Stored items
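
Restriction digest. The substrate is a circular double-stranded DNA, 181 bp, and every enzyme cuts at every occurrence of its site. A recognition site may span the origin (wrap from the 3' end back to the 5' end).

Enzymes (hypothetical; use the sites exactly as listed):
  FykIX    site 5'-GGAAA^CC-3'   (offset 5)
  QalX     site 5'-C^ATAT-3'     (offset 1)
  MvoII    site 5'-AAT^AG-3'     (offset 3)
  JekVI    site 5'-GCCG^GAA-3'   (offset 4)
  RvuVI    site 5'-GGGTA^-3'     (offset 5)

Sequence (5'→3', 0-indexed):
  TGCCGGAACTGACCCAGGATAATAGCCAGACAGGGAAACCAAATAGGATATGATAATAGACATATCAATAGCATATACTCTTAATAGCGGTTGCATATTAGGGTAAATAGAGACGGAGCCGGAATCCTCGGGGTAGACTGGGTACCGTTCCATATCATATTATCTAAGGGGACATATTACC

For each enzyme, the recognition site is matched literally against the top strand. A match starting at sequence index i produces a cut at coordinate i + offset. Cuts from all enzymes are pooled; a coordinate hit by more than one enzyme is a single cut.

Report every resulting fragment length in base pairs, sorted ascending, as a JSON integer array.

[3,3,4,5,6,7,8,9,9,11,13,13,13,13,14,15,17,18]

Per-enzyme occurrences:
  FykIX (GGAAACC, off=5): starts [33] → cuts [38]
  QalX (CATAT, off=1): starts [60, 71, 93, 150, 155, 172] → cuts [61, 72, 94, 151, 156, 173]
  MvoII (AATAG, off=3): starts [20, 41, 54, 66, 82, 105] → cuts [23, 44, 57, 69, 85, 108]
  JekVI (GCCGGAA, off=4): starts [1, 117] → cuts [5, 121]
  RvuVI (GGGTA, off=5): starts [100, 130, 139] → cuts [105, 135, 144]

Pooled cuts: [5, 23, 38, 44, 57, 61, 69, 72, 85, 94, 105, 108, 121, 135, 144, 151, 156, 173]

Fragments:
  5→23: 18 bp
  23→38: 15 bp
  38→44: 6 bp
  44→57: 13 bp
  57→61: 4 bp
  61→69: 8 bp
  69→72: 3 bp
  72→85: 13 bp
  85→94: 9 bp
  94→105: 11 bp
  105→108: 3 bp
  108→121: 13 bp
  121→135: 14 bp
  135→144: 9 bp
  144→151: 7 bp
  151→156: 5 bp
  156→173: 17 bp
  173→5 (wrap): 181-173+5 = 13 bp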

> Problem to work on
Take the data above and reproduce it exactly.

> Output below
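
Restriction digest. The substrate is a circular double-stranded DNA, 181 bp, and every enzyme cuts at every occurrence of its site. A recognition site may span the origin (wrap from the 3' end back to the 5' end).

Enzymes (hypothetical; use the sites exactly as listed):
  FykIX    site 5'-GGAAA^CC-3'   (offset 5)
  QalX     site 5'-C^ATAT-3'     (offset 1)
  MvoII    site 5'-AAT^AG-3'     (offset 3)
  JekVI    site 5'-GCCG^GAA-3'   (offset 4)
  RvuVI    site 5'-GGGTA^-3'     (offset 5)

Sequence (5'→3', 0-indexed):
  TGCCGGAACTGACCCAGGATAATAGCCAGACAGGGAAACCAAATAGGATATGATAATAGACATATCAATAGCATATACTCTTAATAGCGGTTGCATATTAGGGTAAATAGAGACGGAGCCGGAATCCTCGGGGTAGACTGGGTACCGTTCCATATCATATTATCTAAGGGGACATATTACC

For each enzyme, the recognition site is matched literally against the top strand. A match starting at sequence index i produces a cut at coordinate i + offset. Cuts from all enzymes are pooled; a coordinate hit by more than one enzyme is a single cut.

Report every resulting fragment length in base pairs, sorted ascending, as a JSON integer array.

[3,3,4,5,6,7,8,9,9,11,13,13,13,13,14,15,17,18]

Per-enzyme occurrences:
  FykIX (GGAAACC, off=5): starts [33] → cuts [38]
  QalX (CATAT, off=1): starts [60, 71, 93, 150, 155, 172] → cuts [61, 72, 94, 151, 156, 173]
  MvoII (AATAG, off=3): starts [20, 41, 54, 66, 82, 105] → cuts [23, 44, 57, 69, 85, 108]
  JekVI (GCCGGAA, off=4): starts [1, 117] → cuts [5, 121]
  RvuVI (GGGTA, off=5): starts [100, 130, 139] → cuts [105, 135, 144]

Pooled cuts: [5, 23, 38, 44, 57, 61, 69, 72, 85, 94, 105, 108, 121, 135, 144, 151, 156, 173]

Fragments:
  5→23: 18 bp
  23→38: 15 bp
  38→44: 6 bp
  44→57: 13 bp
  57→61: 4 bp
  61→69: 8 bp
  69→72: 3 bp
  72→85: 13 bp
  85→94: 9 bp
  94→105: 11 bp
  105→108: 3 bp
  108→121: 13 bp
  121→135: 14 bp
  135→144: 9 bp
  144→151: 7 bp
  151→156: 5 bp
  156→173: 17 bp
  173→5 (wrap): 181-173+5 = 13 bp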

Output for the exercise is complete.